Reproduce the lines below exactly, starting at the one containing "The solubility of La₂(CO₃)₃" and stopping at the final line.

• • •

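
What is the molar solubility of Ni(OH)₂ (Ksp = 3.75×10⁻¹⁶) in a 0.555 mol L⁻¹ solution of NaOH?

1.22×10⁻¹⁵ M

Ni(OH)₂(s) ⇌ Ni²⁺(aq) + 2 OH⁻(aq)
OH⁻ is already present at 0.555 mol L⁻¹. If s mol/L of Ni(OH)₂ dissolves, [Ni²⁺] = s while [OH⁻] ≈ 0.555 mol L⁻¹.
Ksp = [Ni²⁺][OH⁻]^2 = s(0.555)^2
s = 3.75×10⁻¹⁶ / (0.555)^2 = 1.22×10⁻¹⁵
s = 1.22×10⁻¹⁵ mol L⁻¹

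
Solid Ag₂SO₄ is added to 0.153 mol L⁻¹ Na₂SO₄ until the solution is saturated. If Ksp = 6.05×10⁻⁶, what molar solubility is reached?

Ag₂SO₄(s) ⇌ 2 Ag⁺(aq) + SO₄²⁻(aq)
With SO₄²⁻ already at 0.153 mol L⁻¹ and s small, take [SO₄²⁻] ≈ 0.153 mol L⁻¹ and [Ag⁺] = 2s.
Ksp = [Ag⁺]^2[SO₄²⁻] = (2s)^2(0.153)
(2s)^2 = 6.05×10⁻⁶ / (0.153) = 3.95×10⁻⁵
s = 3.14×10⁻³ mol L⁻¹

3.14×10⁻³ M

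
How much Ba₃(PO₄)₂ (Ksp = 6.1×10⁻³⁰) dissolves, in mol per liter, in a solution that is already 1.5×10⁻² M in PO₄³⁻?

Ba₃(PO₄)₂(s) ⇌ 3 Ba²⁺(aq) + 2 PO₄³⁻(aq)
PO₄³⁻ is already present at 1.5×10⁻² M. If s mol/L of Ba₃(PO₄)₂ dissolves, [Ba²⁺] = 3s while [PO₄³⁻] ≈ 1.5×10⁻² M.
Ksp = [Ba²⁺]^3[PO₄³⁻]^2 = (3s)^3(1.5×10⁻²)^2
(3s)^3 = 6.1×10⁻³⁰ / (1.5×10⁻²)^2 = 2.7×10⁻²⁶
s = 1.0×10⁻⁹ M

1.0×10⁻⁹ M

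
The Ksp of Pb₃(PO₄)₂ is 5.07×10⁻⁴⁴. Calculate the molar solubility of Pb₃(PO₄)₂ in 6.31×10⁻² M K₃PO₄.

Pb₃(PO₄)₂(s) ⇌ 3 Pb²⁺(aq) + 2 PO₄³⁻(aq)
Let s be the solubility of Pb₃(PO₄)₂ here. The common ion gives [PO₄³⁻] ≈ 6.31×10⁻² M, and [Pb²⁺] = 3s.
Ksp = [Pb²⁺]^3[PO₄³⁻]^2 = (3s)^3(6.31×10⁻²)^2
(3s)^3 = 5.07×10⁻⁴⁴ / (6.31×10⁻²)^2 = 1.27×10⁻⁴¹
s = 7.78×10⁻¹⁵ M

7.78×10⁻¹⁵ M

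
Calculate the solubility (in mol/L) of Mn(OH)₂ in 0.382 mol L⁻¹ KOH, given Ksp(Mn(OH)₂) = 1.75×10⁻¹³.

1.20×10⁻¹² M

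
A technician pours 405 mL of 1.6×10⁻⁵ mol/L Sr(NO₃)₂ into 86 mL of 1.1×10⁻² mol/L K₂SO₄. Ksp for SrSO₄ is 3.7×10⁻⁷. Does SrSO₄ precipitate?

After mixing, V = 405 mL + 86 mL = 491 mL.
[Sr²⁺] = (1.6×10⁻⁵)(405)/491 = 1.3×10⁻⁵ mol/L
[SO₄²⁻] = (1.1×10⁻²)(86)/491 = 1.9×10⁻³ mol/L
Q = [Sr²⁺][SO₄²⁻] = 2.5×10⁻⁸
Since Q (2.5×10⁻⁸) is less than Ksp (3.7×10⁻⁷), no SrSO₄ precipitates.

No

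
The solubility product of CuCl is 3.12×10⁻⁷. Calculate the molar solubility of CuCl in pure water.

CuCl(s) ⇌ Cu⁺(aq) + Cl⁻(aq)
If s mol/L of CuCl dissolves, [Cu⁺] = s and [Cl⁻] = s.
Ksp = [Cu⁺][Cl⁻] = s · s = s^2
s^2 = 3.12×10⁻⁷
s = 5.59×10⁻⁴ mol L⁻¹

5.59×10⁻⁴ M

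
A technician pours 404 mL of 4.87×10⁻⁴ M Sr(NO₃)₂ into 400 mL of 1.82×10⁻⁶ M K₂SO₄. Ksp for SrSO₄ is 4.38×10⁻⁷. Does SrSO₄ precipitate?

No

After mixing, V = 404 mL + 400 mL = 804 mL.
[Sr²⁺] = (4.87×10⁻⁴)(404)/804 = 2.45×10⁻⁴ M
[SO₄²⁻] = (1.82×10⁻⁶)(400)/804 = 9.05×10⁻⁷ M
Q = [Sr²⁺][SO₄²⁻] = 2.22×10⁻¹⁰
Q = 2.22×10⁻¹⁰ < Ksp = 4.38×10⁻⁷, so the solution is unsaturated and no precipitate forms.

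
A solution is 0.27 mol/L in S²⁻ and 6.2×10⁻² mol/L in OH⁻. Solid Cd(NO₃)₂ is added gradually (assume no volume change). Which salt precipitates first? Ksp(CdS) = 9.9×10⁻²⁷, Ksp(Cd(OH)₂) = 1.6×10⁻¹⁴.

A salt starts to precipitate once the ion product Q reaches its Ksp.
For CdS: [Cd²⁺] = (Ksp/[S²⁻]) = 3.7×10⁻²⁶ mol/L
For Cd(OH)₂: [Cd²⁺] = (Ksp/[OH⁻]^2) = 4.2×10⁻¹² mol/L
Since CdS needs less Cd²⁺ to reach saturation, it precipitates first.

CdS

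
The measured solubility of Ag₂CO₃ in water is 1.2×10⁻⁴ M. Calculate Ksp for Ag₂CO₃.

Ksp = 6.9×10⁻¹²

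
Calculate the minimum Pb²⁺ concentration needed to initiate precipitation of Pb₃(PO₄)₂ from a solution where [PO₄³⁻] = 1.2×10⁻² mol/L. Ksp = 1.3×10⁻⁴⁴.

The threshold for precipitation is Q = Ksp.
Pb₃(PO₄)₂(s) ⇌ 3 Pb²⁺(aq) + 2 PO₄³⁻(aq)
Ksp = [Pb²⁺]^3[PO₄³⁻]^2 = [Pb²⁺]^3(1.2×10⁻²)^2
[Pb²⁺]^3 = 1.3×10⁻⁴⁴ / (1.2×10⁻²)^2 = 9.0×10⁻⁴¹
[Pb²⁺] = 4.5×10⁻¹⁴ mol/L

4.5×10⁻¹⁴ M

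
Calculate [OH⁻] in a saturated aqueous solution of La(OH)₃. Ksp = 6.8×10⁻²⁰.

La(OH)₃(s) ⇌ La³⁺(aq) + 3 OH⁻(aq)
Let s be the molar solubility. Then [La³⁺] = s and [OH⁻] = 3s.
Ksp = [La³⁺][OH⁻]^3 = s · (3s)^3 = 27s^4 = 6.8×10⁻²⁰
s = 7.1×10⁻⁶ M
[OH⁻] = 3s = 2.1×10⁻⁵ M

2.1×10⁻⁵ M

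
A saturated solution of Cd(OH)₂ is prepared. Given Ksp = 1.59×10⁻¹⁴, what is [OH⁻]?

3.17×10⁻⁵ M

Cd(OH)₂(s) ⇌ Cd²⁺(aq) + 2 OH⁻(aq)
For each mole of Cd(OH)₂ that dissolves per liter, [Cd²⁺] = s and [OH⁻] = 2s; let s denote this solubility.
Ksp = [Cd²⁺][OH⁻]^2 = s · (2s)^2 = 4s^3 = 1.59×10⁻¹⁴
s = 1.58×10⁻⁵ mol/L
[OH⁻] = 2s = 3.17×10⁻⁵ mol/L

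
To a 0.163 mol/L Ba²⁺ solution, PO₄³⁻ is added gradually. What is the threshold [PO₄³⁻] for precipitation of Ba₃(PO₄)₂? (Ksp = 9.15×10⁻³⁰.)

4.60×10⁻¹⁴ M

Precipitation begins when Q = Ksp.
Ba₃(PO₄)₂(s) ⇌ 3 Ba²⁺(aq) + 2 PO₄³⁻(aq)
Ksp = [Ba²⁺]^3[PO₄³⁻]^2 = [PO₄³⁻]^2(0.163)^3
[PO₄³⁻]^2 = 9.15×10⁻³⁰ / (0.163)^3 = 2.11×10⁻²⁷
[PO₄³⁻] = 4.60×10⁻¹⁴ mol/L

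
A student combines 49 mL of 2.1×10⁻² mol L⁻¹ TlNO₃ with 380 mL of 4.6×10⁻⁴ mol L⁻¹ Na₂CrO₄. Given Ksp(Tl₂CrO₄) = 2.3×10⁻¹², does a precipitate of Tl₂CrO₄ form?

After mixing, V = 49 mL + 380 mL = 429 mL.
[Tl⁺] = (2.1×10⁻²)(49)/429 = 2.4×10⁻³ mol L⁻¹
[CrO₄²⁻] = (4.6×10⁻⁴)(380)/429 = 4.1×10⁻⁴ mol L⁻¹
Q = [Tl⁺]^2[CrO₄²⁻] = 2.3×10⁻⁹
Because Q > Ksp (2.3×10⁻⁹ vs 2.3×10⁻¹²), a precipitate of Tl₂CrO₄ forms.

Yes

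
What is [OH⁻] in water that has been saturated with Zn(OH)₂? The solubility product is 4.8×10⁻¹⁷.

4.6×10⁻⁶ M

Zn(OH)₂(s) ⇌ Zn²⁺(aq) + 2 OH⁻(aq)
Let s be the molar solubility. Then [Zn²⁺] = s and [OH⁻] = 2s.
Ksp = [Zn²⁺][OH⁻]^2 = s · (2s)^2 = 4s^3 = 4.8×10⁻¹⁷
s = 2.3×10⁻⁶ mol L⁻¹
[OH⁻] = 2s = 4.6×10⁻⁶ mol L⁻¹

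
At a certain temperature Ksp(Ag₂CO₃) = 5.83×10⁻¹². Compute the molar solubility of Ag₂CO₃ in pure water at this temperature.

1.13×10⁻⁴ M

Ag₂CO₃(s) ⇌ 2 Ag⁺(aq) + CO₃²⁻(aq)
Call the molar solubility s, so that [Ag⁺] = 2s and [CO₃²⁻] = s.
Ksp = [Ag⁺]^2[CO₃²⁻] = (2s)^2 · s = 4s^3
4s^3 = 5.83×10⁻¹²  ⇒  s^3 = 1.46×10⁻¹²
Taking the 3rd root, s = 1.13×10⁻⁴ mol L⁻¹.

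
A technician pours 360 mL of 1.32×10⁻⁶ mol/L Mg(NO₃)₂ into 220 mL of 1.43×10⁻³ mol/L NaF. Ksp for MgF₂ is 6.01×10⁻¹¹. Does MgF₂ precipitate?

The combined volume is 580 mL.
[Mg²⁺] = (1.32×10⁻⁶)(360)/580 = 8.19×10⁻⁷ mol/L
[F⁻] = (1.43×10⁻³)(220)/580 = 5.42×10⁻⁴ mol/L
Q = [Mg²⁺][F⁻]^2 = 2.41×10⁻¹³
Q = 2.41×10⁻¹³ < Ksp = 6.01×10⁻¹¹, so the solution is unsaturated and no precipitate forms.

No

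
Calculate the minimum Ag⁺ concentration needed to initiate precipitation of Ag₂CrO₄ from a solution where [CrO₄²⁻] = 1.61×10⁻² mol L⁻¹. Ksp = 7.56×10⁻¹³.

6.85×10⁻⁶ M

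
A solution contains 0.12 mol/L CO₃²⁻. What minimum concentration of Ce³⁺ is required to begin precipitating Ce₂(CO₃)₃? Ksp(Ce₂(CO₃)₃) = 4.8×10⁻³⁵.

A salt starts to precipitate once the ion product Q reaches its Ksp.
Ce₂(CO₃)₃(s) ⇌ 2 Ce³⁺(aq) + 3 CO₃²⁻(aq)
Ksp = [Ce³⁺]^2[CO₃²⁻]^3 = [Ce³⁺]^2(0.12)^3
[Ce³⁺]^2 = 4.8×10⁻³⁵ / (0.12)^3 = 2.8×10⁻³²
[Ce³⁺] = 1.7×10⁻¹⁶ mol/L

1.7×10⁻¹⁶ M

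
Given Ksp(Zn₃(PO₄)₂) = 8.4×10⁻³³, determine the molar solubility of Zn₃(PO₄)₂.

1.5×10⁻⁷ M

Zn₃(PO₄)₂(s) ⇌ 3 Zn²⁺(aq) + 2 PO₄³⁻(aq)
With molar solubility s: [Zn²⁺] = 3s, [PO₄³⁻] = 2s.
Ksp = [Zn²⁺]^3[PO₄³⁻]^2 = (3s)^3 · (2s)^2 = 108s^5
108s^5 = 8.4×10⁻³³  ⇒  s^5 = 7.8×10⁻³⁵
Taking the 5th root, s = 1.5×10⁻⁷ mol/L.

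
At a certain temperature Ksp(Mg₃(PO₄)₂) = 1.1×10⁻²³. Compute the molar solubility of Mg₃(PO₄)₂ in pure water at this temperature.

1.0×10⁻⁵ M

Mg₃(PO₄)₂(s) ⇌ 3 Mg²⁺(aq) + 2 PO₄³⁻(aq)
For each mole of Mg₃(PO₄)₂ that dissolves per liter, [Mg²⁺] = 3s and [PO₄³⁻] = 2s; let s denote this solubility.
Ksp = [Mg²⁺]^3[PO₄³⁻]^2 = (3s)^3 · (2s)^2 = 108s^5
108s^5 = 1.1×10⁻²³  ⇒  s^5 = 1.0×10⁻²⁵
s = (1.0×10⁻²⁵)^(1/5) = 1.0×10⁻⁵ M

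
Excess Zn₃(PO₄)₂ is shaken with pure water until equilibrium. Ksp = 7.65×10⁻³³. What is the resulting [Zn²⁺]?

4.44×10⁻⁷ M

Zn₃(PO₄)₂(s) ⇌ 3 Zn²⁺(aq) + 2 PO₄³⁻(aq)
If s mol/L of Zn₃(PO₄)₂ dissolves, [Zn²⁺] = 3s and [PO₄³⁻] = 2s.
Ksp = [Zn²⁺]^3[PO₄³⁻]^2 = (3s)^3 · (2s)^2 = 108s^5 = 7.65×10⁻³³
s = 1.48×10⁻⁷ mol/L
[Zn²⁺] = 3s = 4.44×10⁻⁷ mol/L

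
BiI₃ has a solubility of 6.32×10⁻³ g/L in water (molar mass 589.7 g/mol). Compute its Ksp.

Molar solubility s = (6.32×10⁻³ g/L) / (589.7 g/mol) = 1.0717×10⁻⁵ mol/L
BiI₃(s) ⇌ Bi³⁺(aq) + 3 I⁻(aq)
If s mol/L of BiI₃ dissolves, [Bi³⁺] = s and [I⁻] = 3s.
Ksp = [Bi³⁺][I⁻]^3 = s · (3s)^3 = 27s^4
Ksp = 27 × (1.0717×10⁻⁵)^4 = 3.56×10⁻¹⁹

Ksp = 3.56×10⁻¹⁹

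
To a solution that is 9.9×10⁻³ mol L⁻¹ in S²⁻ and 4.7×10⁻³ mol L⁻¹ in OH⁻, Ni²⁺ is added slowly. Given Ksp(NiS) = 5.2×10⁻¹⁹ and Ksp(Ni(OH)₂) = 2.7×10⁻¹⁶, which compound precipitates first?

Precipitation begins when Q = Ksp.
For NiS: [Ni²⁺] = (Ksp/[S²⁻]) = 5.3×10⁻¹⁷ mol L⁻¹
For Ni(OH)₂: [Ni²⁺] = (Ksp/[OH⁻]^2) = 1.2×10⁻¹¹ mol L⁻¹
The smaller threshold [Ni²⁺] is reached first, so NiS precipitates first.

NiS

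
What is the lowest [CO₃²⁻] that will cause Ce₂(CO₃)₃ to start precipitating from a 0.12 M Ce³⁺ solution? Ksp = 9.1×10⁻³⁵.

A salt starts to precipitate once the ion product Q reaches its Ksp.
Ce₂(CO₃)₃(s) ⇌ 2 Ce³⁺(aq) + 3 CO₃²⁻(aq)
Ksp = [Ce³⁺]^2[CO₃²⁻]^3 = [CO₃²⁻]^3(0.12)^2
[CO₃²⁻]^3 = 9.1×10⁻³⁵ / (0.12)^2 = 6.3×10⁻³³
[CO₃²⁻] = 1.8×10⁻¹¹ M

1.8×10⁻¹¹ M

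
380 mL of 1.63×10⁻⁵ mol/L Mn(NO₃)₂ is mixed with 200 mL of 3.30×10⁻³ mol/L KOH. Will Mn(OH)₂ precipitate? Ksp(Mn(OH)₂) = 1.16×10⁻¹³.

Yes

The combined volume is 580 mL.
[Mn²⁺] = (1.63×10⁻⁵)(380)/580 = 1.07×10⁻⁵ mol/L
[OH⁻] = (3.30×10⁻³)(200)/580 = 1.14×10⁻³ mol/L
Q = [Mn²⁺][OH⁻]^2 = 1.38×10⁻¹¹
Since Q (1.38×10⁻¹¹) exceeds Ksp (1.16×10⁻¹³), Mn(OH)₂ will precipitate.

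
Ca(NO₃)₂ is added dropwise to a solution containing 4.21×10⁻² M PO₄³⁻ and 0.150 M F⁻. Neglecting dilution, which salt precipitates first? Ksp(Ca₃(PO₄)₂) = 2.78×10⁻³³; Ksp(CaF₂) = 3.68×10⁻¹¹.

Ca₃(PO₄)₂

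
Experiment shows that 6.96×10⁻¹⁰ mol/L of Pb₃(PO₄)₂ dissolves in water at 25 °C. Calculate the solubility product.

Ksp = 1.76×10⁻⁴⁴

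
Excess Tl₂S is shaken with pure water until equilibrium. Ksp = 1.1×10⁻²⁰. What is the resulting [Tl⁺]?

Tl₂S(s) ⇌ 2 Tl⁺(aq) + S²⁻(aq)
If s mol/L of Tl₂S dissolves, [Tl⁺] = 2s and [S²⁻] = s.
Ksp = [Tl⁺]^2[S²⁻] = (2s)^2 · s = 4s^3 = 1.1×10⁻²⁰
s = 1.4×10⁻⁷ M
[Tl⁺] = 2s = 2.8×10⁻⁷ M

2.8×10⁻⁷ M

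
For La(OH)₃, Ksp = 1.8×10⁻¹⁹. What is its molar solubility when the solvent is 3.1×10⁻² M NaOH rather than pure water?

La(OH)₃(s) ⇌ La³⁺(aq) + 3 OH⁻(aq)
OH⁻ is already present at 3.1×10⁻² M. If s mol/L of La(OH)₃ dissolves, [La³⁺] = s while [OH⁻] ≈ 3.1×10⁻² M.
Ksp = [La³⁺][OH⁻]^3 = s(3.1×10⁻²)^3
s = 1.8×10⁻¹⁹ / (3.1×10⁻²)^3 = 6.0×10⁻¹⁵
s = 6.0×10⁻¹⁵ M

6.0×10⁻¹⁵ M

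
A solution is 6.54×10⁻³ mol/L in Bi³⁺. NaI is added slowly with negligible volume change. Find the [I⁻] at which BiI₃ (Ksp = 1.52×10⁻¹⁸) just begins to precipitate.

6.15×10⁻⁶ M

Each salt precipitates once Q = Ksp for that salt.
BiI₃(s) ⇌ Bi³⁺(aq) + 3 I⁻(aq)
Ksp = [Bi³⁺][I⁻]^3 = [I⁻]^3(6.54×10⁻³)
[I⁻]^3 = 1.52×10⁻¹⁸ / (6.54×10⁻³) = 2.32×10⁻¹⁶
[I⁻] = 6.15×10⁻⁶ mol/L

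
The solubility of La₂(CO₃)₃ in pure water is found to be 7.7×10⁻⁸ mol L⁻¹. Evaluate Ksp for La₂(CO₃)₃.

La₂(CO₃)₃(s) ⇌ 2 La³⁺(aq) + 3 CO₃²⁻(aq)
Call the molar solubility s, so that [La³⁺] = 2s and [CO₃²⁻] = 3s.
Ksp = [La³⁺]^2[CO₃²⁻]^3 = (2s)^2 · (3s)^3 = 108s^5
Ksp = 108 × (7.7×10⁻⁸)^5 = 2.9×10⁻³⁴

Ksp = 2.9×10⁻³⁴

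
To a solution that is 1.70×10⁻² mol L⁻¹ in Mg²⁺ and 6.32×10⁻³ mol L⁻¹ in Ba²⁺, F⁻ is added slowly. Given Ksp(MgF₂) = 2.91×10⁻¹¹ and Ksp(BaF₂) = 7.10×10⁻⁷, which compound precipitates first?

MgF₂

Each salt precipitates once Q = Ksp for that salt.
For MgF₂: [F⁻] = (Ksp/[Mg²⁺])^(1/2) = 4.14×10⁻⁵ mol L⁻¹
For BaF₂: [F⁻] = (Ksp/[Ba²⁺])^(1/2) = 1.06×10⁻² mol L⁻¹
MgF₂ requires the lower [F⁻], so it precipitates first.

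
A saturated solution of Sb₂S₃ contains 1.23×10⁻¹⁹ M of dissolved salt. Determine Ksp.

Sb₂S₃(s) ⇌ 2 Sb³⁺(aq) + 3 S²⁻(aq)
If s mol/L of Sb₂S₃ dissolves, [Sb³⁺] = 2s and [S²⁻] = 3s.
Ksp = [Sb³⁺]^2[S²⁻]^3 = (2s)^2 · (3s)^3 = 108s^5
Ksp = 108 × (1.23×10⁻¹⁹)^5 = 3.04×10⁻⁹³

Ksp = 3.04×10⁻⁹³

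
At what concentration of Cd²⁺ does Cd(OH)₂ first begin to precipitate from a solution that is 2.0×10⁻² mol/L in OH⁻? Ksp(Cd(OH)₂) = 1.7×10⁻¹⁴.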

• • •

▶ **SOLUTION TO THIS EXERCISE**:
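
The solubility of La₂(CO₃)₃ in pure water is found to be 7.7×10⁻⁸ mol L⁻¹. Evaluate Ksp for La₂(CO₃)₃.

La₂(CO₃)₃(s) ⇌ 2 La³⁺(aq) + 3 CO₃²⁻(aq)
Call the molar solubility s, so that [La³⁺] = 2s and [CO₃²⁻] = 3s.
Ksp = [La³⁺]^2[CO₃²⁻]^3 = (2s)^2 · (3s)^3 = 108s^5
Ksp = 108 × (7.7×10⁻⁸)^5 = 2.9×10⁻³⁴

Ksp = 2.9×10⁻³⁴

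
To a solution that is 1.70×10⁻² mol L⁻¹ in Mg²⁺ and 6.32×10⁻³ mol L⁻¹ in Ba²⁺, F⁻ is added slowly. Given Ksp(MgF₂) = 2.91×10⁻¹¹ and Ksp(BaF₂) = 7.10×10⁻⁷, which compound precipitates first?

MgF₂

Each salt precipitates once Q = Ksp for that salt.
For MgF₂: [F⁻] = (Ksp/[Mg²⁺])^(1/2) = 4.14×10⁻⁵ mol L⁻¹
For BaF₂: [F⁻] = (Ksp/[Ba²⁺])^(1/2) = 1.06×10⁻² mol L⁻¹
MgF₂ requires the lower [F⁻], so it precipitates first.

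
A saturated solution of Sb₂S₃ contains 1.23×10⁻¹⁹ M of dissolved salt. Determine Ksp.

Sb₂S₃(s) ⇌ 2 Sb³⁺(aq) + 3 S²⁻(aq)
If s mol/L of Sb₂S₃ dissolves, [Sb³⁺] = 2s and [S²⁻] = 3s.
Ksp = [Sb³⁺]^2[S²⁻]^3 = (2s)^2 · (3s)^3 = 108s^5
Ksp = 108 × (1.23×10⁻¹⁹)^5 = 3.04×10⁻⁹³

Ksp = 3.04×10⁻⁹³

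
At what concentration of Cd²⁺ does Cd(OH)₂ first begin to precipitate from a solution that is 2.0×10⁻² mol/L in OH⁻? Ksp(Cd(OH)₂) = 1.7×10⁻¹⁴.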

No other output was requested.